**Task:** Lines from the line with "Let Function('f')(n, u)" to the line with "Answer: Rational(-27274, 119493) ≈ -0.22825" in the entries below, and only those, must be output exactly, with both ends included.
### Source data ###
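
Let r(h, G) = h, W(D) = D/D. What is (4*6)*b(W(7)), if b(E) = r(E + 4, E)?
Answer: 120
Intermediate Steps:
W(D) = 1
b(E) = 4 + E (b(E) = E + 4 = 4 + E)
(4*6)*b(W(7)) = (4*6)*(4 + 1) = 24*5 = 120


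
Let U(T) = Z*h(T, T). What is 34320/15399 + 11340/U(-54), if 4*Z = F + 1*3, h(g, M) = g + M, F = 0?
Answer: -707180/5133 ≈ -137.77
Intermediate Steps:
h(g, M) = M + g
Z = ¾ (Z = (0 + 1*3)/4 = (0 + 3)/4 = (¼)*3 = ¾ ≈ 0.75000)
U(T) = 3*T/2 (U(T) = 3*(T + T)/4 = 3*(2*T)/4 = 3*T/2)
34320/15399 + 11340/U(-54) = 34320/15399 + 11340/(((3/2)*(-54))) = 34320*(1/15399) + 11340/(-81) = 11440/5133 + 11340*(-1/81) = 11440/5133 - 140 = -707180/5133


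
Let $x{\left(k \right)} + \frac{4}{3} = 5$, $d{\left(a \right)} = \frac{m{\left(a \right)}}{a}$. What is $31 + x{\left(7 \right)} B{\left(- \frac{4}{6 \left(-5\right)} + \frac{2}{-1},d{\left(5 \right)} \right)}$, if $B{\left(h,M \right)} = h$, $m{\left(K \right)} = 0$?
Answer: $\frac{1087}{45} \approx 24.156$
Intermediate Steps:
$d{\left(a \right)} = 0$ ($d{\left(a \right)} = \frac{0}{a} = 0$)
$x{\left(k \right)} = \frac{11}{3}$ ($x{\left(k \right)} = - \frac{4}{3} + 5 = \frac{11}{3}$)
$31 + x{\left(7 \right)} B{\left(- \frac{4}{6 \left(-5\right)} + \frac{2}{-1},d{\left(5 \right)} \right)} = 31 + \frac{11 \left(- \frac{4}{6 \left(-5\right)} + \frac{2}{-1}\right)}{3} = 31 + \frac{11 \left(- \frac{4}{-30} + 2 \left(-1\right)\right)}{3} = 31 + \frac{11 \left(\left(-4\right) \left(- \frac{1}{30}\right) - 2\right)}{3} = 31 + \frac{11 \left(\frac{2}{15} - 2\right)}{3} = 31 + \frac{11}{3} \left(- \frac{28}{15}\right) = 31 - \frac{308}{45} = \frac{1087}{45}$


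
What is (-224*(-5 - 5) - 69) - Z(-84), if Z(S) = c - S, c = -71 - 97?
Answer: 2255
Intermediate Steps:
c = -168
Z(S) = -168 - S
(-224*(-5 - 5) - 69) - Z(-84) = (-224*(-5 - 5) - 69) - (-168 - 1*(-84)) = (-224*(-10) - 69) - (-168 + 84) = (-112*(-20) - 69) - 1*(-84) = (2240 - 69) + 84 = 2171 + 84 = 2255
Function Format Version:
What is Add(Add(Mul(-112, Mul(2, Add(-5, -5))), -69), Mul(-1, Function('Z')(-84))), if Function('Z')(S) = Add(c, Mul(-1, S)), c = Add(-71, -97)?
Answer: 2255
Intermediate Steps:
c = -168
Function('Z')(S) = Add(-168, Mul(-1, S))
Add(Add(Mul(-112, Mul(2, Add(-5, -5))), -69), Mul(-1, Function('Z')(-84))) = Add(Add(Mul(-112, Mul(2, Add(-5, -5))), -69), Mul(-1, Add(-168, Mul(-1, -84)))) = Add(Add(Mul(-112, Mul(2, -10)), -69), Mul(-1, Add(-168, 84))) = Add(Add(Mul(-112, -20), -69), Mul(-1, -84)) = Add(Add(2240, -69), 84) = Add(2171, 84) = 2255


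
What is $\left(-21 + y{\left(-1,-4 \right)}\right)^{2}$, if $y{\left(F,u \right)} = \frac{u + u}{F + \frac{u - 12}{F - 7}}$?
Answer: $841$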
###
### Source data ###
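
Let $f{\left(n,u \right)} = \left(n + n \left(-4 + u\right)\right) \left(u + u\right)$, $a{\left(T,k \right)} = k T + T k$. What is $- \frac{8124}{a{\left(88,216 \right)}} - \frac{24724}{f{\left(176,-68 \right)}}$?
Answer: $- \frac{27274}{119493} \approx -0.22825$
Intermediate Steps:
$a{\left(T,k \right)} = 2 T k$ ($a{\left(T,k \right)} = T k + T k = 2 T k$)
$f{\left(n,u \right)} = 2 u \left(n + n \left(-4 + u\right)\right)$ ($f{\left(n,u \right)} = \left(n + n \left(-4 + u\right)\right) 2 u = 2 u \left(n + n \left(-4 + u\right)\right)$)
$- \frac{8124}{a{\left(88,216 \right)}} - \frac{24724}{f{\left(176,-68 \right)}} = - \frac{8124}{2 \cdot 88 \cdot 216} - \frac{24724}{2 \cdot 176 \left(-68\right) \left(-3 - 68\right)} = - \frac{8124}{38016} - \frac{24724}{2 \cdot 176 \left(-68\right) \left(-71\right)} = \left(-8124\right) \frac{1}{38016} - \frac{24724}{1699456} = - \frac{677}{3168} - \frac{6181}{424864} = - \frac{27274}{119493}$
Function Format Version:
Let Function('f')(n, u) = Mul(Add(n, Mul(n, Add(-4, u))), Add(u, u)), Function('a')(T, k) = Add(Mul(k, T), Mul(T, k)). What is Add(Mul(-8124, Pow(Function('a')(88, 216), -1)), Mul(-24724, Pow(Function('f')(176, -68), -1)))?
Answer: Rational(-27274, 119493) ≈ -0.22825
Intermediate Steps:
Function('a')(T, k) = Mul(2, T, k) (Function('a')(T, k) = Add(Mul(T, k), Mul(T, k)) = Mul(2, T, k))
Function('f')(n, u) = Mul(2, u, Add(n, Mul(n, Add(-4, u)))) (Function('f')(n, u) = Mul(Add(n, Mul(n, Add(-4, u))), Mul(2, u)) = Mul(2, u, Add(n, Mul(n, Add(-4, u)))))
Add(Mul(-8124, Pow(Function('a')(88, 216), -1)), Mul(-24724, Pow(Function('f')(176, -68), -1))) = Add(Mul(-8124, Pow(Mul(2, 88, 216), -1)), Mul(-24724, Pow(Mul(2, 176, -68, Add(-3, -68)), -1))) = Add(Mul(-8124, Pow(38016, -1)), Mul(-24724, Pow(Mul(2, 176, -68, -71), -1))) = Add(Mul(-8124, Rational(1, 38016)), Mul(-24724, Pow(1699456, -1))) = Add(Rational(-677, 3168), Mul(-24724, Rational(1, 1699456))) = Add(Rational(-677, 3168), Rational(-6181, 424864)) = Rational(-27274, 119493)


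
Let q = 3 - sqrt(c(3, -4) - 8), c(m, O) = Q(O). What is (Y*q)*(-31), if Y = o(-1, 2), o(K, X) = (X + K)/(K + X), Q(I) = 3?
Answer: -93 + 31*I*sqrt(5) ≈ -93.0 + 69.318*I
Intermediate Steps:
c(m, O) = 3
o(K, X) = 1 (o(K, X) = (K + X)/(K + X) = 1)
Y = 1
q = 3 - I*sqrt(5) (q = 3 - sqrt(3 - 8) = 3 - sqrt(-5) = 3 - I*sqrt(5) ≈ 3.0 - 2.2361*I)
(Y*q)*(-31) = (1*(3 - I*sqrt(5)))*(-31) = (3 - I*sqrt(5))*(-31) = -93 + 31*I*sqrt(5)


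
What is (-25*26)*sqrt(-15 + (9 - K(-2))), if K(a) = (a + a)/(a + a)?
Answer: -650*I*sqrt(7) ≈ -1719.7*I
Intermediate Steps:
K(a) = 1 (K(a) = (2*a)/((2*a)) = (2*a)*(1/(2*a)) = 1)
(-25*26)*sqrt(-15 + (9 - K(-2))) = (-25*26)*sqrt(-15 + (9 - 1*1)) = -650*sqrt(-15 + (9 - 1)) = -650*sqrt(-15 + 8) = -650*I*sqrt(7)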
###
### Source data ###
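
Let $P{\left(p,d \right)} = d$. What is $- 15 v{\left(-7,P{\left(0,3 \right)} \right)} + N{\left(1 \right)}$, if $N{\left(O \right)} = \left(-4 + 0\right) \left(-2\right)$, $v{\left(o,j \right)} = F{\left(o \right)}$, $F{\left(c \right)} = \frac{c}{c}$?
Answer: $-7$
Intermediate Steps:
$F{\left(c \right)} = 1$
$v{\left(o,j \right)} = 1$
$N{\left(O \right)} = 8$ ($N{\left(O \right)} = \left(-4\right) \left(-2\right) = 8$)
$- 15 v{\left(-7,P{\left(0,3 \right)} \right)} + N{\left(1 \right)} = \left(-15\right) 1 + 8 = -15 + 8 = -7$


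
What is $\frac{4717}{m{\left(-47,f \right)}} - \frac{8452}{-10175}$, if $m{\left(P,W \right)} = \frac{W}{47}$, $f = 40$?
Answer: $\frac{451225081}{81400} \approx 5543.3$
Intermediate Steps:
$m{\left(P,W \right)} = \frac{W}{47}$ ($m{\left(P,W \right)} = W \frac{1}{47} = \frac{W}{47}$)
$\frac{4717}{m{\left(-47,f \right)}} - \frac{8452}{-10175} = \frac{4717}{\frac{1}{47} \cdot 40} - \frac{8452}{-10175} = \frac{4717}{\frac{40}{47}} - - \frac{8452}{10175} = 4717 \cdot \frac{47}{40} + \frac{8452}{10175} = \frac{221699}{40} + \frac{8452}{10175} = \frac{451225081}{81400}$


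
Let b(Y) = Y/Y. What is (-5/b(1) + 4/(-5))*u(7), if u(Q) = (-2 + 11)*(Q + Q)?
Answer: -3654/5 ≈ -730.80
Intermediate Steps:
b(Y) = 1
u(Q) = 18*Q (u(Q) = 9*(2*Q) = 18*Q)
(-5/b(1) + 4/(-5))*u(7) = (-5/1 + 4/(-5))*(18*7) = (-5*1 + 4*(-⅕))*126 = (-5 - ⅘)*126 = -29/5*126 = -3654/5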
###
**Solution for this task:**
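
Let Function('f')(n, u) = Mul(Add(n, Mul(n, Add(-4, u))), Add(u, u)), Function('a')(T, k) = Add(Mul(k, T), Mul(T, k)). What is Add(Mul(-8124, Pow(Function('a')(88, 216), -1)), Mul(-24724, Pow(Function('f')(176, -68), -1)))?
Answer: Rational(-27274, 119493) ≈ -0.22825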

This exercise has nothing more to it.